[Opening INPUT DATA section]
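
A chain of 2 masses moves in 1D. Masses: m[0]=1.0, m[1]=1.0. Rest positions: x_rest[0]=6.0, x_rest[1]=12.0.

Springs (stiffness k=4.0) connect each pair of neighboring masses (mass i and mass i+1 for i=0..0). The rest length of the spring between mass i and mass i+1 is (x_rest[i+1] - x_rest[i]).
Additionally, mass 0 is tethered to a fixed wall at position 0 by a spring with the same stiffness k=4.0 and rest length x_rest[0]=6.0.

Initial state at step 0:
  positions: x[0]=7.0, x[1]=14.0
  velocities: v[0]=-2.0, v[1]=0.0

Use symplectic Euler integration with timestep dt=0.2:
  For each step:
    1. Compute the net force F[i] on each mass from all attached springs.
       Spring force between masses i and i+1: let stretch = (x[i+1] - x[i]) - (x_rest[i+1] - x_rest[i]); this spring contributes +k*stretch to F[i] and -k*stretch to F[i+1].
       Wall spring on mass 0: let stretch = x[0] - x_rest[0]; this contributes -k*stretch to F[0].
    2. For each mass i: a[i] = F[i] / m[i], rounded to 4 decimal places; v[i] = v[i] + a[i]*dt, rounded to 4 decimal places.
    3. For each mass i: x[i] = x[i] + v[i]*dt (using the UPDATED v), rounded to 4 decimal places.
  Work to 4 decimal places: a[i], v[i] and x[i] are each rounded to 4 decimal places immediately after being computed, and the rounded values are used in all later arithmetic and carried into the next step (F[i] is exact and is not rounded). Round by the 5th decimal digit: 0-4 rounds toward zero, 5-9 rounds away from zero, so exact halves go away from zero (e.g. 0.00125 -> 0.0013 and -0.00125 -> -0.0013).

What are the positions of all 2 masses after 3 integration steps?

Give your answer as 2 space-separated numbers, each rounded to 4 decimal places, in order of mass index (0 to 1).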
[Closing INPUT DATA section]
PROMPT | After finding the line that contains "positions: x[0]=7.0, x[1]=14.0" in the records above, copy that line and each one after it exactly, through the final line.

WRITTEN RESPONSE |
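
  positions: x[0]=7.0, x[1]=14.0
  velocities: v[0]=-2.0, v[1]=0.0

Use symplectic Euler integration with timestep dt=0.2:
  For each step:
    1. Compute the net force F[i] on each mass from all attached springs.
       Spring force between masses i and i+1: let stretch = (x[i+1] - x[i]) - (x_rest[i+1] - x_rest[i]); this spring contributes +k*stretch to F[i] and -k*stretch to F[i+1].
       Wall spring on mass 0: let stretch = x[0] - x_rest[0]; this contributes -k*stretch to F[0].
    2. For each mass i: a[i] = F[i] / m[i], rounded to 4 decimal places; v[i] = v[i] + a[i]*dt, rounded to 4 decimal places.
    3. For each mass i: x[i] = x[i] + v[i]*dt (using the UPDATED v), rounded to 4 decimal places.
  Work to 4 decimal places: a[i], v[i] and x[i] are each rounded to 4 decimal places immediately after being computed, and the rounded values are used in all later arithmetic and carried into the next step (F[i] is exact and is not rounded). Round by the 5th decimal digit: 0-4 rounds toward zero, 5-9 rounds away from zero, so exact halves go away from zero (e.g. 0.00125 -> 0.0013 and -0.00125 -> -0.0013).

What are the positions of all 2 masses after 3 integration steps?

Give your answer as 2 space-separated numbers, each rounded to 4 decimal places, in order of mass index (0 to 1).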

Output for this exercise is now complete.